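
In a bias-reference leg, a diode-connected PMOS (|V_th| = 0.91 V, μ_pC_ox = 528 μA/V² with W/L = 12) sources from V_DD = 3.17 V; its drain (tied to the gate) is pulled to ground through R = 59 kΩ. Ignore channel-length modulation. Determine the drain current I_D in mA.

With gate tied to drain, V_SG = V_SD ≥ V_SG − |V_th|, so the device is in saturation.
k_p = μ_pC_ox · (W/L) = 6.336 mA/V².
KCL at the drain: ½ k_p (V_SG − |V_th|)² = (V_DD − V_SG)/R.
Let x = V_SG − 0.91. Then 187 x² + x − 2.26 = 0, giving x = 0.107 V (positive root), so V_SG = 1.02 V.
I_D = (V_DD − V_SG)/R = (3.17 − 1.02) / 59 = 0.0365 mA.

I_D = 0.0365 mA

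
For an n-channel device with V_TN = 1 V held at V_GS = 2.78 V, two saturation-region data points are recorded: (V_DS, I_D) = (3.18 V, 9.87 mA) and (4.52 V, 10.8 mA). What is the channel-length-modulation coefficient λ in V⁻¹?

λ = 0.0906 V⁻¹

With V_GS fixed, I_D ∝ (1 + λ V_DS) in saturation, so I_D2/I_D1 = (1 + λ V_DS2)/(1 + λ V_DS1).
10.8/9.87 = 1.094 = (1 + 4.52 λ)/(1 + 3.18 λ).
Solving: λ (I_D1 V_DS2 − I_D2 V_DS1) = I_D2 − I_D1, so λ = (10.8 − 9.87) / (9.87 × 4.52 − 10.8 × 3.18) = 0.93 / 10.3 = 0.0906 V⁻¹.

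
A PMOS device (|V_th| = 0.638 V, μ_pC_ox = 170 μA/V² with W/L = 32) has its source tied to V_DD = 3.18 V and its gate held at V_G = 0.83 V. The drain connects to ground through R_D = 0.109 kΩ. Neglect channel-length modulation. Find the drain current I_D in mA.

V_SG = V_DD − V_G = 3.18 − 0.83 = 2.35 V, so V_ov = 2.35 − 0.638 = 1.71 V.
k_p = μ_pC_ox · (W/L) = 5.44 mA/V².
Assume saturation: I_D = ½ k_p V_ov² = 0.5 × 5.44 × 1.71² = 7.97 mA, giving V_SD = V_DD − I_D R_D = 3.18 − 7.97 × 0.109 = 2.31 V.
V_SD = 2.31 V ≥ V_ov = 1.71 V, confirming saturation.

I_D = 7.97 mA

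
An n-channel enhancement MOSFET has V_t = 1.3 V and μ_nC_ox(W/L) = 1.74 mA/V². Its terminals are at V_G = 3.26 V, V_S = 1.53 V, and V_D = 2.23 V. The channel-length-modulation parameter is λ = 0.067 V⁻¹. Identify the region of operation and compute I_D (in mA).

Saturation; I_D = 0.168 mA

V_GS = V_G − V_S = 3.26 − 1.53 = 1.73 V; V_DS = V_D − V_S = 2.23 − 1.53 = 0.7 V.
V_ov = V_GS − V_t = 1.73 − 1.3 = 0.43 V.
Since V_DS = 0.7 V ≥ V_ov = 0.43 V, the device is in saturation.
I_D = ½ k_n V_ov² (1 + λ V_DS) = 0.5 × 1.74 × 0.43² × (1 + 0.067 × 0.7) = 0.168 mA.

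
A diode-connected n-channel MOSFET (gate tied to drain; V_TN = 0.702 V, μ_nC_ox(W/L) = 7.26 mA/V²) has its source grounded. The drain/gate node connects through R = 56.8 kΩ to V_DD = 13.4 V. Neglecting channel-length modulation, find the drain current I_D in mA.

I_D = 0.219 mA

With gate tied to drain, V_GS = V_DS ≥ V_GS − V_TN, so the device is in saturation.
KCL at the drain: ½ k_n (V_GS − V_TN)² = (V_DD − V_GS)/R.
Let x = V_GS − 0.702. Then 206 x² + x − 12.7 = 0, giving x = 0.246 V (positive root), so V_GS = 0.948 V.
I_D = (V_DD − V_GS)/R = (13.4 − 0.948) / 56.8 = 0.219 mA.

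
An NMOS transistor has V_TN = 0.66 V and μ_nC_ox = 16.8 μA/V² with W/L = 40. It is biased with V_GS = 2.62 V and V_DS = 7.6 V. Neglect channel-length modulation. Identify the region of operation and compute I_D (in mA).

Saturation; I_D = 1.29 mA

k_n = μ_nC_ox · (W/L) = 0.672 mA/V².
V_ov = V_GS − V_TN = 2.62 − 0.66 = 1.96 V.
Since V_DS = 7.6 V ≥ V_ov = 1.96 V, the device is in saturation.
I_D = ½ k_n V_ov² = 0.5 × 0.672 × 1.96² = 1.29 mA.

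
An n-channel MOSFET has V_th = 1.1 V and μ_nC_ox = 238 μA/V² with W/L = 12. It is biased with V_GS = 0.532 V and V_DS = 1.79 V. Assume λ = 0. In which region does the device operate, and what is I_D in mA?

Cutoff; I_D = 0 mA

V_GS = 0.532 V < V_th = 1.1 V, so the transistor is in cutoff.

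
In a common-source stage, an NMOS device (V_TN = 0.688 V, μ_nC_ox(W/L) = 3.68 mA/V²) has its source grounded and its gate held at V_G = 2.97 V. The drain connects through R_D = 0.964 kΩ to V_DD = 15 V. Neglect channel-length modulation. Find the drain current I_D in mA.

I_D = 9.58 mA

V_GS = V_G = 2.97 V, so V_ov = 2.97 − 0.688 = 2.28 V.
Assume saturation: I_D = ½ k_n V_ov² = 0.5 × 3.68 × 2.28² = 9.58 mA, giving V_DS = V_DD − I_D R_D = 15 − 9.58 × 0.964 = 5.76 V.
V_DS = 5.76 V ≥ V_ov = 2.28 V, confirming saturation.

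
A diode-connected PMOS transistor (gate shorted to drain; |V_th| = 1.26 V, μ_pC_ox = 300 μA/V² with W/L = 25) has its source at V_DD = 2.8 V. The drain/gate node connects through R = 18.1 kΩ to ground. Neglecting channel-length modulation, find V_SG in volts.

With gate tied to drain, V_SG = V_SD ≥ V_SG − |V_th|, so the device is in saturation.
k_p = μ_pC_ox · (W/L) = 7.5 mA/V².
KCL at the drain: ½ k_p (V_SG − |V_th|)² = (V_DD − V_SG)/R.
Let x = V_SG − 1.26. Then 67.9 x² + x − 1.54 = 0, giving x = 0.143 V (positive root), so V_SG = 1.4 V.
I_D = (V_DD − V_SG)/R = (2.8 − 1.4) / 18.1 = 0.0772 mA.

V_SG = 1.40 V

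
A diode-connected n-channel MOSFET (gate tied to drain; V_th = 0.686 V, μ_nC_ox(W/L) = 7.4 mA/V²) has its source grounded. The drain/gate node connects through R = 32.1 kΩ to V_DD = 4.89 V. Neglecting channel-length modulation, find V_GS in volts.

V_GS = 0.870 V

With gate tied to drain, V_GS = V_DS ≥ V_GS − V_th, so the device is in saturation.
KCL at the drain: ½ k_n (V_GS − V_th)² = (V_DD − V_GS)/R.
Let x = V_GS − 0.686. Then 119 x² + x − 4.204 = 0, giving x = 0.184 V (positive root), so V_GS = 0.87 V.
I_D = (V_DD − V_GS)/R = (4.89 − 0.87) / 32.1 = 0.125 mA.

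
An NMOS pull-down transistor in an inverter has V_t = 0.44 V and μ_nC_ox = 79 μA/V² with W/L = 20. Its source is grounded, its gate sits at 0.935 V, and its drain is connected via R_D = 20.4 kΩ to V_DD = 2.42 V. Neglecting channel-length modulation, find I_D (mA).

V_GS = V_G = 0.935 V, so V_ov = 0.935 − 0.44 = 0.495 V.
k_n = μ_nC_ox · (W/L) = 1.58 mA/V².
Assume saturation: I_D = ½ k_n V_ov² = 0.5 × 1.58 × 0.495² = 0.194 mA, giving V_DS = V_DD − I_D R_D = 2.42 − 0.194 × 20.4 = -1.53 V.
But -1.53 V < V_ov = 0.495 V, so the device is actually in triode.
In triode I_D = k_n[V_ov V_DS − ½ V_DS²] and I_D = (V_DD − V_DS)/R_D. Equating: 16.1 V_DS² − 16.95 V_DS + 2.42 = 0, giving V_DS = 0.17 V (the root below V_ov).
I_D = (2.42 − 0.17) / 20.4 = 0.11 mA.

I_D = 0.110 mA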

**WHAT IS NEEDED:** From the line containing "An NMOS pull-down" to the last line of the data above, copy each line exactly and add nothing.

**RESULT OF THE EXERCISE:**
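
An NMOS pull-down transistor in an inverter has V_t = 0.44 V and μ_nC_ox = 79 μA/V² with W/L = 20. Its source is grounded, its gate sits at 0.935 V, and its drain is connected via R_D = 20.4 kΩ to V_DD = 2.42 V. Neglecting channel-length modulation, find I_D (mA).

V_GS = V_G = 0.935 V, so V_ov = 0.935 − 0.44 = 0.495 V.
k_n = μ_nC_ox · (W/L) = 1.58 mA/V².
Assume saturation: I_D = ½ k_n V_ov² = 0.5 × 1.58 × 0.495² = 0.194 mA, giving V_DS = V_DD − I_D R_D = 2.42 − 0.194 × 20.4 = -1.53 V.
But -1.53 V < V_ov = 0.495 V, so the device is actually in triode.
In triode I_D = k_n[V_ov V_DS − ½ V_DS²] and I_D = (V_DD − V_DS)/R_D. Equating: 16.1 V_DS² − 16.95 V_DS + 2.42 = 0, giving V_DS = 0.17 V (the root below V_ov).
I_D = (2.42 − 0.17) / 20.4 = 0.11 mA.

I_D = 0.110 mA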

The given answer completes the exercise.